Exercise instructions:
Filter the entries that follow, copying every line in which the word "stock" appears.

Start of Entries shown

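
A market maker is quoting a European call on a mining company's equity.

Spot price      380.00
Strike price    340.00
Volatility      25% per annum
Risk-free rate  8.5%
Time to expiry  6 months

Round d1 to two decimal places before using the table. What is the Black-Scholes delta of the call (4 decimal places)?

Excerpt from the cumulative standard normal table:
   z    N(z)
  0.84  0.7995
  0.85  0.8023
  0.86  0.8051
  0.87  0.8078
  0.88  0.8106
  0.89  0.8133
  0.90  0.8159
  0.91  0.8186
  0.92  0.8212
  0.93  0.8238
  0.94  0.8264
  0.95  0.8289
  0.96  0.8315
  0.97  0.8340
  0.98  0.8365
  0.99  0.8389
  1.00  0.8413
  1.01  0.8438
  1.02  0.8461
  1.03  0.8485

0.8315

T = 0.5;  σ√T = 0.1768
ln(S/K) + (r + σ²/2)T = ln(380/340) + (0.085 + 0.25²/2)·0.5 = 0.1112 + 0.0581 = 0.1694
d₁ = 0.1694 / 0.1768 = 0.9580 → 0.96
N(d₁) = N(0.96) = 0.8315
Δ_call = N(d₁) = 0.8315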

End of Entries shown
Start of Entries shown

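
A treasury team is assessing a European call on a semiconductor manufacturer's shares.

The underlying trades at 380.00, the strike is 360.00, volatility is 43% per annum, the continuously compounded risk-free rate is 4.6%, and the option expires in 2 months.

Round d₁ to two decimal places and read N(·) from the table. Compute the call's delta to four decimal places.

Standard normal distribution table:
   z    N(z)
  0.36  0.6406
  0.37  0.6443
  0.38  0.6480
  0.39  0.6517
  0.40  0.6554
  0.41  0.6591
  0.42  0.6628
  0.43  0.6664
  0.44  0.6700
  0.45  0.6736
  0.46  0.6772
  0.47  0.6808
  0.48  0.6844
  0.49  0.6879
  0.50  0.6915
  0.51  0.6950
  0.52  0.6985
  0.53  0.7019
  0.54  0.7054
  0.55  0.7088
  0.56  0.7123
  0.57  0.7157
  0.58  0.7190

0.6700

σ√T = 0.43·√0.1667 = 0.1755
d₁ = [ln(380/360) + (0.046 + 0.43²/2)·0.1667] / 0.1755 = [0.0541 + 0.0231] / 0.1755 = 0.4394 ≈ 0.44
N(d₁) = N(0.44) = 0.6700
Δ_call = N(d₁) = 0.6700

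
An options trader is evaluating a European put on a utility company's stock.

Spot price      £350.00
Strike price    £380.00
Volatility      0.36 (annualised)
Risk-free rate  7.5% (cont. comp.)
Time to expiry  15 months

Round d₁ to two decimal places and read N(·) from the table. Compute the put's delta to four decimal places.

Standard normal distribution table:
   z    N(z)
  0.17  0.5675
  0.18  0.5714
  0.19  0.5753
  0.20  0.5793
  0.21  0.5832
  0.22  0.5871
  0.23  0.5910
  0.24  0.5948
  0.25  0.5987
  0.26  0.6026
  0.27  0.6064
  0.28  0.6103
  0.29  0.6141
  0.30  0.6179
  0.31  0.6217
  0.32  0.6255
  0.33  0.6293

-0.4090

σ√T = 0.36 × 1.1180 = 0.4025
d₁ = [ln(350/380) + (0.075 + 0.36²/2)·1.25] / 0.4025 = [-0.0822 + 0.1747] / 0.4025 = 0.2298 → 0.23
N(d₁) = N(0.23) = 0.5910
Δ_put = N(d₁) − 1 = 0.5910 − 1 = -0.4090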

End of Entries shown
Start of Entries shown

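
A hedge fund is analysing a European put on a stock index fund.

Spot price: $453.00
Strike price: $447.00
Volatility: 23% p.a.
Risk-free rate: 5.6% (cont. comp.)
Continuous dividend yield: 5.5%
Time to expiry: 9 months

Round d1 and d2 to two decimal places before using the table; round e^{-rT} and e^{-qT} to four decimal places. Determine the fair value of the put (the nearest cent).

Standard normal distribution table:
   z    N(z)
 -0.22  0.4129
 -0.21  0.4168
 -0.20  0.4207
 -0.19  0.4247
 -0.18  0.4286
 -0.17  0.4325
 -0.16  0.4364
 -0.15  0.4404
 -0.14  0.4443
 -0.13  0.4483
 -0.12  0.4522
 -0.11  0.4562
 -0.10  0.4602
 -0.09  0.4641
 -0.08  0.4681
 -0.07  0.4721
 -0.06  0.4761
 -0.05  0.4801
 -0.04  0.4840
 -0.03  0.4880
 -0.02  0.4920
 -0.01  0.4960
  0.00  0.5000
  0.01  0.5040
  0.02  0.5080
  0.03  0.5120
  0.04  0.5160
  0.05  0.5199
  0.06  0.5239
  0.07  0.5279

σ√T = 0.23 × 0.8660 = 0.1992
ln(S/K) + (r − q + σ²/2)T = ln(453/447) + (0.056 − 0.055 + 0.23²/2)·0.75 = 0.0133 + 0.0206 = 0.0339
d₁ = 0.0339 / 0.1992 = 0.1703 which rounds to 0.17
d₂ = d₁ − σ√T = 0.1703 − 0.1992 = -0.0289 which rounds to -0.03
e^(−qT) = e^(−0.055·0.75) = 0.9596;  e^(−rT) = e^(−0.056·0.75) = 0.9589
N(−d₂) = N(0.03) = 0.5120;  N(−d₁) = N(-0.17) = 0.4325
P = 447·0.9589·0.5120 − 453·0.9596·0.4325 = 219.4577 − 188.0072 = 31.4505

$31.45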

End of Entries shown

Output of the task:
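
An options trader is evaluating a European put on a utility company's stock.
A hedge fund is analysing a European put on a stock index fund.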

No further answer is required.